Repeat every entry, word for word, leaving no line out.

=== Begin Enclosure ===

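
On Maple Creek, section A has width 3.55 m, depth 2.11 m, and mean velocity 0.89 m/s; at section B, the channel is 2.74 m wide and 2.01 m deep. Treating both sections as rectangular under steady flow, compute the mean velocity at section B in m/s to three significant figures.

Q = A₁V₁ = (3.55×2.11) × 0.89 = 6.667 m³/s
A₂ = 2.74 × 2.01 = 5.507 m²
V₂ = Q/A₂ = 6.667/5.507 = 1.210 m/s

1.21 m/s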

=== End Enclosure ===

__Answer to this task__
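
On Maple Creek, section A has width 3.55 m, depth 2.11 m, and mean velocity 0.89 m/s; at section B, the channel is 2.74 m wide and 2.01 m deep. Treating both sections as rectangular under steady flow, compute the mean velocity at section B in m/s to three significant figures.

Q = A₁V₁ = (3.55×2.11) × 0.89 = 6.667 m³/s
A₂ = 2.74 × 2.01 = 5.507 m²
V₂ = Q/A₂ = 6.667/5.507 = 1.210 m/s

1.21 m/s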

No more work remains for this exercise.